(Supplied material Opens)

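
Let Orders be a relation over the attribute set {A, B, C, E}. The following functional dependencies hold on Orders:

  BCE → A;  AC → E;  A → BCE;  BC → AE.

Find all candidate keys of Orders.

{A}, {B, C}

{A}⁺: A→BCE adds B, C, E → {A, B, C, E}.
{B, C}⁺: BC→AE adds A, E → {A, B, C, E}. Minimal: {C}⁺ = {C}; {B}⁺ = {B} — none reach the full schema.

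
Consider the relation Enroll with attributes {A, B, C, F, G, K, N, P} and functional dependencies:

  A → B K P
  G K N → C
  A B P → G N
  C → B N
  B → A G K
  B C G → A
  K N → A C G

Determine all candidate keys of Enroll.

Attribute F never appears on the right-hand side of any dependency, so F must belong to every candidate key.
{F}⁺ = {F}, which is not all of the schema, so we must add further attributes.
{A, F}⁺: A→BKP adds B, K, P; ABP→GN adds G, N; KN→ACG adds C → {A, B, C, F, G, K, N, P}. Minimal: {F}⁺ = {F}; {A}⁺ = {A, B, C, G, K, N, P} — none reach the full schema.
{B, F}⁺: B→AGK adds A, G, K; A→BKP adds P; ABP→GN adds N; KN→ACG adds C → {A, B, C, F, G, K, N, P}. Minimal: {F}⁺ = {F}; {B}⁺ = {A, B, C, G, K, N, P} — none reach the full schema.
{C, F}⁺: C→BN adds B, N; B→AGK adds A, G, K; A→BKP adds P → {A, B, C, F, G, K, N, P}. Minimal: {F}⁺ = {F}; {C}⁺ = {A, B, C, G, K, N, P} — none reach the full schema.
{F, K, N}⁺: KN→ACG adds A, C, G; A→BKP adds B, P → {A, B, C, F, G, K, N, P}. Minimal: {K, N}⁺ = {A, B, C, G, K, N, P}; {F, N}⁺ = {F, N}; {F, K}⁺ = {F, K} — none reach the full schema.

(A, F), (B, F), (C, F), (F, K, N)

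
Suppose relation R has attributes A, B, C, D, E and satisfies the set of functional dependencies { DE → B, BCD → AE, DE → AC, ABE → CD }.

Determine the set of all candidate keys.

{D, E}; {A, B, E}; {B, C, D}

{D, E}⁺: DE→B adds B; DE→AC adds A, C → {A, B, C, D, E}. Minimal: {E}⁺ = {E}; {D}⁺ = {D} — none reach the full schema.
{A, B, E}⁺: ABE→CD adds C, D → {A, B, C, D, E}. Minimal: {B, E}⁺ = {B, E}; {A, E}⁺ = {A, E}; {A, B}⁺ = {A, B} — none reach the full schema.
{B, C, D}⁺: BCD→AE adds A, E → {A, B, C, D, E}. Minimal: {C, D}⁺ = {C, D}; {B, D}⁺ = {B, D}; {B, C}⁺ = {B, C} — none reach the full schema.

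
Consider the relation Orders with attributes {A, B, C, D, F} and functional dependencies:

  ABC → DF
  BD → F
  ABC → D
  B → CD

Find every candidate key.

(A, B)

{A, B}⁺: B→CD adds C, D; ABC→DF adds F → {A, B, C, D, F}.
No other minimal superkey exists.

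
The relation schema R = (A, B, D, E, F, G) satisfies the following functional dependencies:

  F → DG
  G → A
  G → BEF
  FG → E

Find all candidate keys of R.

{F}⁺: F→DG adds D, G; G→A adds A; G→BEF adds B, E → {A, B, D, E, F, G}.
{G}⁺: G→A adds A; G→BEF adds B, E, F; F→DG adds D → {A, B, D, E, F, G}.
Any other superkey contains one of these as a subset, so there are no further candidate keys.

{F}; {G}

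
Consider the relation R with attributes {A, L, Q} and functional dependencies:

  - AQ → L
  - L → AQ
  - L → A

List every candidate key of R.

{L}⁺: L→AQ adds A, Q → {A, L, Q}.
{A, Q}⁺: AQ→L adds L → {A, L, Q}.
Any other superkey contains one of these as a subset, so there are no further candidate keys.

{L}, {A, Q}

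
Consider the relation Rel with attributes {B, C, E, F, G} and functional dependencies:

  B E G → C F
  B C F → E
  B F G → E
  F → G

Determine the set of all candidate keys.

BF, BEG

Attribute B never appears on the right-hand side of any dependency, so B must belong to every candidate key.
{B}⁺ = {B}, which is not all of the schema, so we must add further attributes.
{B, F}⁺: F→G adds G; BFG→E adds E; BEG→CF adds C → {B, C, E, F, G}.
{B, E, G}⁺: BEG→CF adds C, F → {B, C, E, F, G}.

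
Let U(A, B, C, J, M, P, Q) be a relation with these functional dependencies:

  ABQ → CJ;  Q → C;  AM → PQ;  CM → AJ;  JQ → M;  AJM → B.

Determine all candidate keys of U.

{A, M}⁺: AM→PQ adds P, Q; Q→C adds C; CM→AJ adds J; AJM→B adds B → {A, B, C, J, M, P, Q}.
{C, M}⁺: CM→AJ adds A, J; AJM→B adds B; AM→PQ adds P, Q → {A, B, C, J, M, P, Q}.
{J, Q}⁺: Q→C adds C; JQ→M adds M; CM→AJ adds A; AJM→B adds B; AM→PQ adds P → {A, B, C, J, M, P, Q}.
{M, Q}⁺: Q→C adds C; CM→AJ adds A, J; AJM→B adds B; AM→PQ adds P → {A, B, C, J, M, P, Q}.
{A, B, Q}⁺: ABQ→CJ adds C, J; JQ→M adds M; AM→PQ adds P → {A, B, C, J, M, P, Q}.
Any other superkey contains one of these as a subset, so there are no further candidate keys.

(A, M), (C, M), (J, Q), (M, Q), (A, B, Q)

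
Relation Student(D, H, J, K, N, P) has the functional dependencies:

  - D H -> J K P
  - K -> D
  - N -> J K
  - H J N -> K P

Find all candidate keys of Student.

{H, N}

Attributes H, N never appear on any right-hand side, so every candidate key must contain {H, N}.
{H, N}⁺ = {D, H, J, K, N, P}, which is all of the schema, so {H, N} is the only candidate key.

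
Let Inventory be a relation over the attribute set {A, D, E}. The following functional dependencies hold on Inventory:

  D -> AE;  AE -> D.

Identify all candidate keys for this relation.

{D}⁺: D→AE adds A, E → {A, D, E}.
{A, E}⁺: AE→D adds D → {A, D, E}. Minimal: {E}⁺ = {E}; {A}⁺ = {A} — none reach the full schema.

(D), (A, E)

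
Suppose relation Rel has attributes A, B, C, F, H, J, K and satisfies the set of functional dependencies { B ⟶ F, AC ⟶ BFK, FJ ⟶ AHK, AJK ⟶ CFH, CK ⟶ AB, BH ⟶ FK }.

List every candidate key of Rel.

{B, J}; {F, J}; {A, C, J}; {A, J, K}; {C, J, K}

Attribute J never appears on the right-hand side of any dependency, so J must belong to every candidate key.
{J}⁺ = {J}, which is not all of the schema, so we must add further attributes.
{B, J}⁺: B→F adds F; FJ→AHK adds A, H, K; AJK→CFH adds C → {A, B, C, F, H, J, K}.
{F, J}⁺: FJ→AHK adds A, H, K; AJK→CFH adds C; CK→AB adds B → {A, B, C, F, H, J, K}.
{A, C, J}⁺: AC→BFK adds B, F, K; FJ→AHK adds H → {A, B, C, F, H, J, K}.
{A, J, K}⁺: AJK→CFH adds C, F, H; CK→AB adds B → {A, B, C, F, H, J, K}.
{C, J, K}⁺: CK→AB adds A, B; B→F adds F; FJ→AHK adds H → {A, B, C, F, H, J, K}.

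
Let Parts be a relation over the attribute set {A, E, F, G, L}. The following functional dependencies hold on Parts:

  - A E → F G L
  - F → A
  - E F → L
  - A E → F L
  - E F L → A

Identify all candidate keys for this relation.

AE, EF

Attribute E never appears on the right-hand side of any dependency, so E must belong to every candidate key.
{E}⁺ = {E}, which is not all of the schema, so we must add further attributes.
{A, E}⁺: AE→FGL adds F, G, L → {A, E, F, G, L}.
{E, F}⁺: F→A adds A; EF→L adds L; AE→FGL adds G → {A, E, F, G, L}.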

(Supplied material Closes)
(Supplied material Opens)

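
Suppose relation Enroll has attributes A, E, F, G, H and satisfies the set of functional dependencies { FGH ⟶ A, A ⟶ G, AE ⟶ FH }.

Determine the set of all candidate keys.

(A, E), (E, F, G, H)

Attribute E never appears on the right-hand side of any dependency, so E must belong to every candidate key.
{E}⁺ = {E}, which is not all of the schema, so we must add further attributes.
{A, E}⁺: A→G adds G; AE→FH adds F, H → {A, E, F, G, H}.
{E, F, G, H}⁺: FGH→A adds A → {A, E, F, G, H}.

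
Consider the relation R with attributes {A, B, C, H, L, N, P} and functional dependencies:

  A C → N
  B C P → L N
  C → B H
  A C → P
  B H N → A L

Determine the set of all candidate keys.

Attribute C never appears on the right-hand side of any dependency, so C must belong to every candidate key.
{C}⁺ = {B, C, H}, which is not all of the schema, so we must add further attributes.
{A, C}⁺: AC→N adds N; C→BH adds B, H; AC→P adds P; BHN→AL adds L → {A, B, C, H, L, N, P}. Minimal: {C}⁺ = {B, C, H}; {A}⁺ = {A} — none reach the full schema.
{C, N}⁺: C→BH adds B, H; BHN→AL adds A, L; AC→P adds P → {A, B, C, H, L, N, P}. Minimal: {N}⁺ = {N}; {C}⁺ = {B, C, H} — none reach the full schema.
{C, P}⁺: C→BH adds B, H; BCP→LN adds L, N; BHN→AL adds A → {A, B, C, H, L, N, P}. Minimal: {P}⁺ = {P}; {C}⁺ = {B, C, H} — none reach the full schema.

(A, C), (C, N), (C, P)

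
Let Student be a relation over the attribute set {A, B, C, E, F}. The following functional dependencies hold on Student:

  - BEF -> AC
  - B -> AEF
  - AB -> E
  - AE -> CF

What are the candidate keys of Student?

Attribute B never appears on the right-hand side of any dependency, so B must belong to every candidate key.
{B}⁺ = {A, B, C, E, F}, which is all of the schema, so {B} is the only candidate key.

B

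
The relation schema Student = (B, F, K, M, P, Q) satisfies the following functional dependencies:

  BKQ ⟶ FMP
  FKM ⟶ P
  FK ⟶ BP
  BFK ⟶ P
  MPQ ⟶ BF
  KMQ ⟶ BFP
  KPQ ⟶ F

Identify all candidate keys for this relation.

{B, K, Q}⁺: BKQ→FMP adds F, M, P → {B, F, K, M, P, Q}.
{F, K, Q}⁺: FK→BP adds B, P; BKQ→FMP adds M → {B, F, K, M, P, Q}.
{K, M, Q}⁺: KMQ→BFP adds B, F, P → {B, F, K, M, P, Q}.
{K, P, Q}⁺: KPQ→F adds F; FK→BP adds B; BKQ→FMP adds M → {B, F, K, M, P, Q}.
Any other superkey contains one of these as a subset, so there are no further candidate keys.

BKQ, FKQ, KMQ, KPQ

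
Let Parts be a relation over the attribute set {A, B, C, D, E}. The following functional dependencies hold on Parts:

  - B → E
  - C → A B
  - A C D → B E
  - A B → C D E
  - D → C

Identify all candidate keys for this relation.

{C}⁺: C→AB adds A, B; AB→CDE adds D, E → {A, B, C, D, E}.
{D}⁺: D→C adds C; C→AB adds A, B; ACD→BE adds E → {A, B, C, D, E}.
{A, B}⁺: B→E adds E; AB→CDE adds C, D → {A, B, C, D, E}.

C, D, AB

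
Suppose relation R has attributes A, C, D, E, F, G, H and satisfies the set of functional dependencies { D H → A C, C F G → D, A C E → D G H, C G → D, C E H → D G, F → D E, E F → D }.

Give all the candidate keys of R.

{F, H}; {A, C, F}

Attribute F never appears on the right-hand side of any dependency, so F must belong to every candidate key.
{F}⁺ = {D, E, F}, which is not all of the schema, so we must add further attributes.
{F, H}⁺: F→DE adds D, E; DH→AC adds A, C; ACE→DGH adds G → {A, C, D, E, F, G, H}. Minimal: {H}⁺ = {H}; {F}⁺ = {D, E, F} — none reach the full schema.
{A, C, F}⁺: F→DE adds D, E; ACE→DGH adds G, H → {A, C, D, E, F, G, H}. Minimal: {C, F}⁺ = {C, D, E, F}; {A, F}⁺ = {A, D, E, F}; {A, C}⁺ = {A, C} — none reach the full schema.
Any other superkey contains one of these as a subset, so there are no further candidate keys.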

(Supplied material Closes)

Problem requirements: One stretch of the lines above is wanted, from the line that contains "Let Orders be" through the line that contains "K N → A C G". Output it exactly.

Written reply:
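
Let Orders be a relation over the attribute set {A, B, C, E}. The following functional dependencies hold on Orders:

  BCE → A;  AC → E;  A → BCE;  BC → AE.

Find all candidate keys of Orders.

{A}, {B, C}

{A}⁺: A→BCE adds B, C, E → {A, B, C, E}.
{B, C}⁺: BC→AE adds A, E → {A, B, C, E}. Minimal: {C}⁺ = {C}; {B}⁺ = {B} — none reach the full schema.

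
Consider the relation Enroll with attributes {A, B, C, F, G, K, N, P} and functional dependencies:

  A → B K P
  G K N → C
  A B P → G N
  C → B N
  B → A G K
  B C G → A
  K N → A C G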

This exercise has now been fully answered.